Task to complete
Set down every record below exactly as written.
[Supplied material]
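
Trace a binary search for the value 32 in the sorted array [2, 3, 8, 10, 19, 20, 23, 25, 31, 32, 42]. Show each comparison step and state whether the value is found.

Binary search for 32 in [2, 3, 8, 10, 19, 20, 23, 25, 31, 32, 42]:

lo=0, hi=10, mid=5, arr[mid]=20 -> 20 < 32, search right half
lo=6, hi=10, mid=8, arr[mid]=31 -> 31 < 32, search right half
lo=9, hi=10, mid=9, arr[mid]=32 -> Found target at index 9!

Binary search finds 32 at index 9 after 3 comparisons. The search repeatedly halves the search space by comparing with the middle element.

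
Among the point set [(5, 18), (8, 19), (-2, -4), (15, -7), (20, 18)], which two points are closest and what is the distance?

Computing all pairwise distances among 5 points:

d((5, 18), (8, 19)) = 3.1623 <-- minimum
d((5, 18), (-2, -4)) = 23.0868
d((5, 18), (15, -7)) = 26.9258
d((5, 18), (20, 18)) = 15.0
d((8, 19), (-2, -4)) = 25.0799
d((8, 19), (15, -7)) = 26.9258
d((8, 19), (20, 18)) = 12.0416
d((-2, -4), (15, -7)) = 17.2627
d((-2, -4), (20, 18)) = 31.1127
d((15, -7), (20, 18)) = 25.4951

Closest pair: (5, 18) and (8, 19) with distance 3.1623

The closest pair is (5, 18) and (8, 19) with Euclidean distance 3.1623. For 5 points, brute-force pairwise comparison is shown above. For large n, the divide-and-conquer algorithm (sort by x, recurse on halves, check the dividing strip) achieves O(n log n).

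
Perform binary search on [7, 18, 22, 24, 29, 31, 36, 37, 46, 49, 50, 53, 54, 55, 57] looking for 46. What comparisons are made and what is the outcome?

Binary search for 46 in [7, 18, 22, 24, 29, 31, 36, 37, 46, 49, 50, 53, 54, 55, 57]:

lo=0, hi=14, mid=7, arr[mid]=37 -> 37 < 46, search right half
lo=8, hi=14, mid=11, arr[mid]=53 -> 53 > 46, search left half
lo=8, hi=10, mid=9, arr[mid]=49 -> 49 > 46, search left half
lo=8, hi=8, mid=8, arr[mid]=46 -> Found target at index 8!

Binary search finds 46 at index 8 after 4 comparisons. The search repeatedly halves the search space by comparing with the middle element.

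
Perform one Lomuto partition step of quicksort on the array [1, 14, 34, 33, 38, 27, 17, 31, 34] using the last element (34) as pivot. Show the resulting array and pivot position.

Lomuto partition with pivot = 34:

Initial array: [1, 14, 34, 33, 38, 27, 17, 31, 34]

arr[0]=1 <= 34: swap with position 0, array becomes [1, 14, 34, 33, 38, 27, 17, 31, 34]
arr[1]=14 <= 34: swap with position 1, array becomes [1, 14, 34, 33, 38, 27, 17, 31, 34]
arr[2]=34 <= 34: swap with position 2, array becomes [1, 14, 34, 33, 38, 27, 17, 31, 34]
arr[3]=33 <= 34: swap with position 3, array becomes [1, 14, 34, 33, 38, 27, 17, 31, 34]
arr[4]=38 > 34: no swap
arr[5]=27 <= 34: swap with position 4, array becomes [1, 14, 34, 33, 27, 38, 17, 31, 34]
arr[6]=17 <= 34: swap with position 5, array becomes [1, 14, 34, 33, 27, 17, 38, 31, 34]
arr[7]=31 <= 34: swap with position 6, array becomes [1, 14, 34, 33, 27, 17, 31, 38, 34]

Place pivot at position 7: [1, 14, 34, 33, 27, 17, 31, 34, 38]
Pivot position: 7

After partitioning with pivot 34, the array becomes [1, 14, 34, 33, 27, 17, 31, 34, 38]. The pivot is placed at index 7. All elements to the left of the pivot are <= 34, and all elements to the right are > 34.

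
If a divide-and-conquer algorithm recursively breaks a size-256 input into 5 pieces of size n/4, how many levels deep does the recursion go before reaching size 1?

For divide and conquer with division factor 4:

Problem sizes at each level:
Level 0: 256
Level 1: 64
Level 2: 16
Level 3: 4
Level 4: 1

The root is level 0 and the size-1 base case is level 4 (the tree spans levels 0 through 4, i.e. 5 levels counting the root), so the depth is the number of divisions: log_4(256) = 4

The recursion tree depth is log_4(256) = 4. At each level, the problem size is divided by 4, so it takes 4 divisions to reduce to a base case of size 1. The algorithm makes 5 recursive calls at each level.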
[/Supplied material]
Solution to this task
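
Trace a binary search for the value 32 in the sorted array [2, 3, 8, 10, 19, 20, 23, 25, 31, 32, 42]. Show each comparison step and state whether the value is found.

Binary search for 32 in [2, 3, 8, 10, 19, 20, 23, 25, 31, 32, 42]:

lo=0, hi=10, mid=5, arr[mid]=20 -> 20 < 32, search right half
lo=6, hi=10, mid=8, arr[mid]=31 -> 31 < 32, search right half
lo=9, hi=10, mid=9, arr[mid]=32 -> Found target at index 9!

Binary search finds 32 at index 9 after 3 comparisons. The search repeatedly halves the search space by comparing with the middle element.

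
Among the point set [(5, 18), (8, 19), (-2, -4), (15, -7), (20, 18)], which two points are closest and what is the distance?

Computing all pairwise distances among 5 points:

d((5, 18), (8, 19)) = 3.1623 <-- minimum
d((5, 18), (-2, -4)) = 23.0868
d((5, 18), (15, -7)) = 26.9258
d((5, 18), (20, 18)) = 15.0
d((8, 19), (-2, -4)) = 25.0799
d((8, 19), (15, -7)) = 26.9258
d((8, 19), (20, 18)) = 12.0416
d((-2, -4), (15, -7)) = 17.2627
d((-2, -4), (20, 18)) = 31.1127
d((15, -7), (20, 18)) = 25.4951

Closest pair: (5, 18) and (8, 19) with distance 3.1623

The closest pair is (5, 18) and (8, 19) with Euclidean distance 3.1623. For 5 points, brute-force pairwise comparison is shown above. For large n, the divide-and-conquer algorithm (sort by x, recurse on halves, check the dividing strip) achieves O(n log n).

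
Perform binary search on [7, 18, 22, 24, 29, 31, 36, 37, 46, 49, 50, 53, 54, 55, 57] looking for 46. What comparisons are made and what is the outcome?

Binary search for 46 in [7, 18, 22, 24, 29, 31, 36, 37, 46, 49, 50, 53, 54, 55, 57]:

lo=0, hi=14, mid=7, arr[mid]=37 -> 37 < 46, search right half
lo=8, hi=14, mid=11, arr[mid]=53 -> 53 > 46, search left half
lo=8, hi=10, mid=9, arr[mid]=49 -> 49 > 46, search left half
lo=8, hi=8, mid=8, arr[mid]=46 -> Found target at index 8!

Binary search finds 46 at index 8 after 4 comparisons. The search repeatedly halves the search space by comparing with the middle element.

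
Perform one Lomuto partition step of quicksort on the array [1, 14, 34, 33, 38, 27, 17, 31, 34] using the last element (34) as pivot. Show the resulting array and pivot position.

Lomuto partition with pivot = 34:

Initial array: [1, 14, 34, 33, 38, 27, 17, 31, 34]

arr[0]=1 <= 34: swap with position 0, array becomes [1, 14, 34, 33, 38, 27, 17, 31, 34]
arr[1]=14 <= 34: swap with position 1, array becomes [1, 14, 34, 33, 38, 27, 17, 31, 34]
arr[2]=34 <= 34: swap with position 2, array becomes [1, 14, 34, 33, 38, 27, 17, 31, 34]
arr[3]=33 <= 34: swap with position 3, array becomes [1, 14, 34, 33, 38, 27, 17, 31, 34]
arr[4]=38 > 34: no swap
arr[5]=27 <= 34: swap with position 4, array becomes [1, 14, 34, 33, 27, 38, 17, 31, 34]
arr[6]=17 <= 34: swap with position 5, array becomes [1, 14, 34, 33, 27, 17, 38, 31, 34]
arr[7]=31 <= 34: swap with position 6, array becomes [1, 14, 34, 33, 27, 17, 31, 38, 34]

Place pivot at position 7: [1, 14, 34, 33, 27, 17, 31, 34, 38]
Pivot position: 7

After partitioning with pivot 34, the array becomes [1, 14, 34, 33, 27, 17, 31, 34, 38]. The pivot is placed at index 7. All elements to the left of the pivot are <= 34, and all elements to the right are > 34.

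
If a divide-and-conquer algorithm recursively breaks a size-256 input into 5 pieces of size n/4, how many levels deep does the recursion go before reaching size 1?

For divide and conquer with division factor 4:

Problem sizes at each level:
Level 0: 256
Level 1: 64
Level 2: 16
Level 3: 4
Level 4: 1

The root is level 0 and the size-1 base case is level 4 (the tree spans levels 0 through 4, i.e. 5 levels counting the root), so the depth is the number of divisions: log_4(256) = 4

The recursion tree depth is log_4(256) = 4. At each level, the problem size is divided by 4, so it takes 4 divisions to reduce to a base case of size 1. The algorithm makes 5 recursive calls at each level.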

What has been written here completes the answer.